§ **Prompt**:
Please transcribe the data that follows exactly, from its first line through the line that contains "Answer: 49/1521 ≈ 0.032216".

§ **Given entries**:
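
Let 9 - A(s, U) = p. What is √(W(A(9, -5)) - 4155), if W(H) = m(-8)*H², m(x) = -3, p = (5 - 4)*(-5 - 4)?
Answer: I*√5127 ≈ 71.603*I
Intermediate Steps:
p = -9 (p = 1*(-9) = -9)
A(s, U) = 18 (A(s, U) = 9 - 1*(-9) = 9 + 9 = 18)
W(H) = -3*H²
√(W(A(9, -5)) - 4155) = √(-3*18² - 4155) = √(-3*324 - 4155) = √(-972 - 4155) = √(-5127) = I*√5127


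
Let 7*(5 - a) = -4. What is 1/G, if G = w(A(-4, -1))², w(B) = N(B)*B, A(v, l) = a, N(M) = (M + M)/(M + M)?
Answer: 49/1521 ≈ 0.032216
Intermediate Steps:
N(M) = 1 (N(M) = (2*M)/((2*M)) = (2*M)*(1/(2*M)) = 1)
a = 39/7 (a = 5 - ⅐*(-4) = 5 + 4/7 = 39/7 ≈ 5.5714)
A(v, l) = 39/7
w(B) = B (w(B) = 1*B = B)
G = 1521/49 (G = (39/7)² = 1521/49 ≈ 31.041)
1/G = 1/(1521/49) = 49/1521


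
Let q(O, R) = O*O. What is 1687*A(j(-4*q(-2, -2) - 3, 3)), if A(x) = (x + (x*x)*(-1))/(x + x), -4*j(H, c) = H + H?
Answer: -28679/4 ≈ -7169.8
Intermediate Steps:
q(O, R) = O²
j(H, c) = -H/2 (j(H, c) = -(H + H)/4 = -H/2)
A(x) = (x - x²)/(2*x) (A(x) = (x + x²*(-1))/((2*x)) = (x - x²)*(1/(2*x)) = (x - x²)/(2*x))
1687*A(j(-4*q(-2, -2) - 3, 3)) = 1687*(½ - (-1)*(-4*(-2)² - 3)/4) = 1687*(½ - (-1)*(-4*4 - 3)/4) = 1687*(½ - (-1)*(-16 - 3)/4) = 1687*(½ - (-1)*(-19)/4) = 1687*(½ - ½*19/2) = 1687*(½ - 19/4) = 1687*(-17/4) = -28679/4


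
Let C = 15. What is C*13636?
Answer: 204540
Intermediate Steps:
C*13636 = 15*13636 = 204540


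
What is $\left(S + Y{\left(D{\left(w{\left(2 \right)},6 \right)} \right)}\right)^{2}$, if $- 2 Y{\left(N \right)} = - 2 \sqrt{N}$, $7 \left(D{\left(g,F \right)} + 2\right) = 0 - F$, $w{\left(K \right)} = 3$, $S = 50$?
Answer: $\frac{17480}{7} + \frac{200 i \sqrt{35}}{7} \approx 2497.1 + 169.03 i$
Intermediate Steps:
$D{\left(g,F \right)} = -2 - \frac{F}{7}$ ($D{\left(g,F \right)} = -2 + \frac{0 - F}{7} = -2 + \frac{\left(-1\right) F}{7} = -2 - \frac{F}{7}$)
$Y{\left(N \right)} = \sqrt{N}$ ($Y{\left(N \right)} = - \frac{\left(-2\right) \sqrt{N}}{2} = \sqrt{N}$)
$\left(S + Y{\left(D{\left(w{\left(2 \right)},6 \right)} \right)}\right)^{2} = \left(50 + \sqrt{-2 - \frac{6}{7}}\right)^{2} = \left(50 + \sqrt{- \frac{20}{7}}\right)^{2} = \left(50 + \frac{2 i \sqrt{35}}{7}\right)^{2}$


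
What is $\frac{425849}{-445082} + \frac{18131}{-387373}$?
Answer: $- \frac{173032186419}{172412749586} \approx -1.0036$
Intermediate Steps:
$\frac{425849}{-445082} + \frac{18131}{-387373} = 425849 \left(- \frac{1}{445082}\right) + 18131 \left(- \frac{1}{387373}\right) = - \frac{425849}{445082} - \frac{18131}{387373} = - \frac{173032186419}{172412749586}$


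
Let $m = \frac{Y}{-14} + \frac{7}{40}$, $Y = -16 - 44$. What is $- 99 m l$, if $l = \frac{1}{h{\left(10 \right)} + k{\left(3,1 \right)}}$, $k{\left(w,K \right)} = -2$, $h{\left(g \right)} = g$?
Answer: $- \frac{123651}{2240} \approx -55.201$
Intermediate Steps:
$Y = -60$ ($Y = -16 - 44 = -60$)
$l = \frac{1}{8}$ ($l = \frac{1}{10 - 2} = \frac{1}{8} \approx 0.125$)
$m = \frac{1249}{280}$ ($m = - \frac{60}{-14} + \frac{7}{40} = \left(-60\right) \left(- \frac{1}{14}\right) + 7 \cdot \frac{1}{40} = \frac{30}{7} + \frac{7}{40} = \frac{1249}{280} \approx 4.4607$)
$- 99 m l = \left(-99\right) \frac{1249}{280} \cdot \frac{1}{8} = \left(- \frac{123651}{280}\right) \frac{1}{8} = - \frac{123651}{2240}$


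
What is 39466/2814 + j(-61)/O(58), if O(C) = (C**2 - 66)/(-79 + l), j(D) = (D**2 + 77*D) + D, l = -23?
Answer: 898754/19497 ≈ 46.097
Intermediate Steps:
j(D) = D**2 + 78*D
O(C) = 11/17 - C**2/102 (O(C) = (C**2 - 66)/(-79 - 23) = (-66 + C**2)/(-102) = (-66 + C**2)*(-1/102) = 11/17 - C**2/102)
39466/2814 + j(-61)/O(58) = 39466/2814 + (-61*(78 - 61))/(11/17 - 1/102*58**2) = 39466*(1/2814) + (-61*17)/(11/17 - 1/102*3364) = 2819/201 - 1037/(11/17 - 1682/51) = 2819/201 - 1037/(-97/3) = 2819/201 - 1037*(-3/97) = 2819/201 + 3111/97 = 898754/19497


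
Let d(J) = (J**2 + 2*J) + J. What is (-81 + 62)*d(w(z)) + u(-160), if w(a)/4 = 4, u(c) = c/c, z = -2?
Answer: -5775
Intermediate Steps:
u(c) = 1
w(a) = 16 (w(a) = 4*4 = 16)
d(J) = J**2 + 3*J
(-81 + 62)*d(w(z)) + u(-160) = (-81 + 62)*(16*(3 + 16)) + 1 = -304*19 + 1 = -19*304 + 1 = -5776 + 1 = -5775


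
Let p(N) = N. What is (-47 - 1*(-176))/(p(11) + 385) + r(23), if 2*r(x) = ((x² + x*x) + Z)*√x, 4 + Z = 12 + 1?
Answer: 43/132 + 1067*√23/2 ≈ 2558.9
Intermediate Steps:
Z = 9 (Z = -4 + (12 + 1) = -4 + 13 = 9)
r(x) = √x*(9 + 2*x²)/2 (r(x) = (((x² + x*x) + 9)*√x)/2 = (((x² + x²) + 9)*√x)/2 = ((2*x² + 9)*√x)/2 = ((9 + 2*x²)*√x)/2 = (√x*(9 + 2*x²))/2 = √x*(9 + 2*x²)/2)
(-47 - 1*(-176))/(p(11) + 385) + r(23) = (-47 - 1*(-176))/(11 + 385) + √23*(9/2 + 23²) = (-47 + 176)/396 + √23*(9/2 + 529) = 129*(1/396) + √23*(1067/2) = 43/132 + 1067*√23/2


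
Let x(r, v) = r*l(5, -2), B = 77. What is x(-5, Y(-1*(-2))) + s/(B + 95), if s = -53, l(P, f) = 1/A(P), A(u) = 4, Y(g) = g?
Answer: -67/43 ≈ -1.5581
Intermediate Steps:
l(P, f) = 1/4
x(r, v) = r/4 (x(r, v) = r*(1/4) = r/4)
x(-5, Y(-1*(-2))) + s/(B + 95) = (1/4)*(-5) - 53/(77 + 95) = -5/4 - 53/172 = -67/43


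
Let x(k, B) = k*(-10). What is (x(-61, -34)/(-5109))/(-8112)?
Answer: 305/20722104 ≈ 1.4719e-5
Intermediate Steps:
x(k, B) = -10*k
(x(-61, -34)/(-5109))/(-8112) = (-10*(-61)/(-5109))/(-8112) = (610*(-1/5109))*(-1/8112) = -610/5109*(-1/8112) = 305/20722104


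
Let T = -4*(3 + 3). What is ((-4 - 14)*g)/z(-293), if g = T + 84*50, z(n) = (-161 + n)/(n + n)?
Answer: -22024224/227 ≈ -97023.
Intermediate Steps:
z(n) = (-161 + n)/(2*n) (z(n) = (-161 + n)/((2*n)) = (-161 + n)*(1/(2*n)) = (-161 + n)/(2*n))
T = -24 (T = -4*6 = -24)
g = 4176 (g = -24 + 84*50 = -24 + 4200 = 4176)
((-4 - 14)*g)/z(-293) = ((-4 - 14)*4176)/(((½)*(-161 - 293)/(-293))) = (-18*4176)/(((½)*(-1/293)*(-454))) = -75168/227/293 = -75168*293/227 = -22024224/227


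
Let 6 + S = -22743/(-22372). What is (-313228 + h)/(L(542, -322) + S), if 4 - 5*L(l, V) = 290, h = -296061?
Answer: 9736438220/993691 ≈ 9798.3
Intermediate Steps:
S = -15927/3196 (S = -6 - 22743/(-22372) = -6 - 22743*(-1/22372) = -6 + 3249/3196 = -15927/3196 ≈ -4.9834)
L(l, V) = -286/5 (L(l, V) = ⅘ - ⅕*290 = ⅘ - 58 = -286/5)
(-313228 + h)/(L(542, -322) + S) = (-313228 - 296061)/(-286/5 - 15927/3196) = -609289/(-993691/15980) = -609289*(-15980/993691) = 9736438220/993691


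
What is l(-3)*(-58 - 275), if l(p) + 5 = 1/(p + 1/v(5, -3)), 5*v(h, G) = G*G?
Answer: 39627/22 ≈ 1801.2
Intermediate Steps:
v(h, G) = G**2/5 (v(h, G) = (G*G)/5 = G**2/5)
l(p) = -5 + 1/(5/9 + p) (l(p) = -5 + 1/(p + 1/((1/5)*(-3)**2)) = -5 + 1/(p + 1/((1/5)*9)) = -5 + 1/(p + 1/(9/5)) = -5 + 1/(p + 5/9) = -5 + 1/(5/9 + p))
l(-3)*(-58 - 275) = ((-16 - 45*(-3))/(5 + 9*(-3)))*(-58 - 275) = ((-16 + 135)/(5 - 27))*(-333) = (119/(-22))*(-333) = -1/22*119*(-333) = -119/22*(-333) = 39627/22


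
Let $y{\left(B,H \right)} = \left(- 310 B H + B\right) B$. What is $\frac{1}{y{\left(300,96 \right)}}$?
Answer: $- \frac{1}{2678310000} \approx -3.7337 \cdot 10^{-10}$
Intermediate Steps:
$y{\left(B,H \right)} = B \left(B - 310 B H\right)$ ($y{\left(B,H \right)} = \left(- 310 B H + B\right) B = \left(B - 310 B H\right) B = B \left(B - 310 B H\right)$)
$\frac{1}{y{\left(300,96 \right)}} = \frac{1}{300^{2} \left(1 - 29760\right)} = \frac{1}{90000 \left(1 - 29760\right)} = \frac{1}{90000 \left(-29759\right)} = \frac{1}{-2678310000} = - \frac{1}{2678310000}$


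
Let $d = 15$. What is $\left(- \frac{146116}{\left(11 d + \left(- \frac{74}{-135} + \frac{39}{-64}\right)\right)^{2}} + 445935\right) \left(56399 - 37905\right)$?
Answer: $\frac{16748279011246797069090}{2030827355041} \approx 8.247 \cdot 10^{9}$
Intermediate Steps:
$\left(- \frac{146116}{\left(11 d + \left(- \frac{74}{-135} + \frac{39}{-64}\right)\right)^{2}} + 445935\right) \left(56399 - 37905\right) = \left(- \frac{146116}{\left(11 \cdot 15 + \left(- \frac{74}{-135} + \frac{39}{-64}\right)\right)^{2}} + 445935\right) \left(56399 - 37905\right) = \left(- \frac{146116}{\left(165 + \left(\left(-74\right) \left(- \frac{1}{135}\right) + 39 \left(- \frac{1}{64}\right)\right)\right)^{2}} + 445935\right) 18494 = \left(- \frac{146116}{\left(165 + \left(\frac{74}{135} - \frac{39}{64}\right)\right)^{2}} + 445935\right) 18494 = \left(- \frac{146116}{\left(165 - \frac{529}{8640}\right)^{2}} + 445935\right) 18494 = \left(- \frac{146116}{\left(\frac{1425071}{8640}\right)^{2}} + 445935\right) 18494 = \left(- \frac{146116}{\frac{2030827355041}{74649600}} + 445935\right) 18494 = \left(\left(-146116\right) \frac{74649600}{2030827355041} + 445935\right) 18494 = \left(- \frac{10907500953600}{2030827355041} + 445935\right) 18494 = \frac{905606089069254735}{2030827355041} \cdot 18494 = \frac{16748279011246797069090}{2030827355041}$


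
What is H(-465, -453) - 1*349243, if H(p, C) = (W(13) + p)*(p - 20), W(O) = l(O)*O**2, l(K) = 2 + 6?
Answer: -779438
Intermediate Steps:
l(K) = 8
W(O) = 8*O**2
H(p, C) = (-20 + p)*(1352 + p) (H(p, C) = (8*13**2 + p)*(p - 20) = (8*169 + p)*(-20 + p) = (1352 + p)*(-20 + p) = (-20 + p)*(1352 + p))
H(-465, -453) - 1*349243 = (-27040 + (-465)**2 + 1332*(-465)) - 1*349243 = (-27040 + 216225 - 619380) - 349243 = -430195 - 349243 = -779438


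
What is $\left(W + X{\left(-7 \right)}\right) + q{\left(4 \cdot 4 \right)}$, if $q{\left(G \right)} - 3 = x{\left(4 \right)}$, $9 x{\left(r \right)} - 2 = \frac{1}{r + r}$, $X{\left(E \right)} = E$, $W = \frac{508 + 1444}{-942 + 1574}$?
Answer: $- \frac{3841}{5688} \approx -0.67528$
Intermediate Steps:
$W = \frac{244}{79}$ ($W = \frac{1952}{632} = 1952 \cdot \frac{1}{632} = \frac{244}{79} \approx 3.0886$)
$x{\left(r \right)} = \frac{2}{9} + \frac{1}{18 r}$ ($x{\left(r \right)} = \frac{2}{9} + \frac{1}{9 \left(r + r\right)} = \frac{2}{9} + \frac{1}{9 \cdot 2 r} = \frac{2}{9} + \frac{\frac{1}{2} \frac{1}{r}}{9} = \frac{2}{9} + \frac{1}{18 r}$)
$q{\left(G \right)} = \frac{233}{72}$ ($q{\left(G \right)} = 3 + \frac{1 + 4 \cdot 4}{18 \cdot 4} = 3 + \frac{1}{18} \cdot \frac{1}{4} \left(1 + 16\right) = 3 + \frac{1}{18} \cdot \frac{1}{4} \cdot 17 = 3 + \frac{17}{72} = \frac{233}{72}$)
$\left(W + X{\left(-7 \right)}\right) + q{\left(4 \cdot 4 \right)} = \left(\frac{244}{79} - 7\right) + \frac{233}{72} = - \frac{309}{79} + \frac{233}{72} = - \frac{3841}{5688}$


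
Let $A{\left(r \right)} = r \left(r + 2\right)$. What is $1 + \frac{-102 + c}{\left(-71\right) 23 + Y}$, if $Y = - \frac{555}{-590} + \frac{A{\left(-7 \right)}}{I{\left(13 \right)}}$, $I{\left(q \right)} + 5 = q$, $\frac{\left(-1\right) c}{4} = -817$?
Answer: $- \frac{726085}{768267} \approx -0.9451$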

§ **Answer box**:
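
Let 9 - A(s, U) = p. What is √(W(A(9, -5)) - 4155), if W(H) = m(-8)*H², m(x) = -3, p = (5 - 4)*(-5 - 4)?
Answer: I*√5127 ≈ 71.603*I
Intermediate Steps:
p = -9 (p = 1*(-9) = -9)
A(s, U) = 18 (A(s, U) = 9 - 1*(-9) = 9 + 9 = 18)
W(H) = -3*H²
√(W(A(9, -5)) - 4155) = √(-3*18² - 4155) = √(-3*324 - 4155) = √(-972 - 4155) = √(-5127) = I*√5127


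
Let 7*(5 - a) = -4. What is 1/G, if G = w(A(-4, -1))², w(B) = N(B)*B, A(v, l) = a, N(M) = (M + M)/(M + M)?
Answer: 49/1521 ≈ 0.032216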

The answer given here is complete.